-------- DATA PROVIDED --------

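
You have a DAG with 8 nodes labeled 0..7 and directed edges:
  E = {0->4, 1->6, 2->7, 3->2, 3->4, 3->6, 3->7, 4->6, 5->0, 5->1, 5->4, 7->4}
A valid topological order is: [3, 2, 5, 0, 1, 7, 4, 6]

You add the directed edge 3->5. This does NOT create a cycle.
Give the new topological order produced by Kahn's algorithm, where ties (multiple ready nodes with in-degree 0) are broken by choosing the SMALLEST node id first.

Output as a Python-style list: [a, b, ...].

Answer: [3, 2, 5, 0, 1, 7, 4, 6]

Derivation:
Old toposort: [3, 2, 5, 0, 1, 7, 4, 6]
Added edge: 3->5
Position of 3 (0) < position of 5 (2). Old order still valid.
Run Kahn's algorithm (break ties by smallest node id):
  initial in-degrees: [1, 1, 1, 0, 4, 1, 3, 2]
  ready (indeg=0): [3]
  pop 3: indeg[2]->0; indeg[4]->3; indeg[5]->0; indeg[6]->2; indeg[7]->1 | ready=[2, 5] | order so far=[3]
  pop 2: indeg[7]->0 | ready=[5, 7] | order so far=[3, 2]
  pop 5: indeg[0]->0; indeg[1]->0; indeg[4]->2 | ready=[0, 1, 7] | order so far=[3, 2, 5]
  pop 0: indeg[4]->1 | ready=[1, 7] | order so far=[3, 2, 5, 0]
  pop 1: indeg[6]->1 | ready=[7] | order so far=[3, 2, 5, 0, 1]
  pop 7: indeg[4]->0 | ready=[4] | order so far=[3, 2, 5, 0, 1, 7]
  pop 4: indeg[6]->0 | ready=[6] | order so far=[3, 2, 5, 0, 1, 7, 4]
  pop 6: no out-edges | ready=[] | order so far=[3, 2, 5, 0, 1, 7, 4, 6]
  Result: [3, 2, 5, 0, 1, 7, 4, 6]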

--------

ASSIGNMENT: Please restate, word for word, the lines of the entries that run from the first line through the one holding "You add the", and add nothing.

SOLUTION TO THE EXERCISE:
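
You have a DAG with 8 nodes labeled 0..7 and directed edges:
  E = {0->4, 1->6, 2->7, 3->2, 3->4, 3->6, 3->7, 4->6, 5->0, 5->1, 5->4, 7->4}
A valid topological order is: [3, 2, 5, 0, 1, 7, 4, 6]

You add the directed edge 3->5. This does NOT create a cycle.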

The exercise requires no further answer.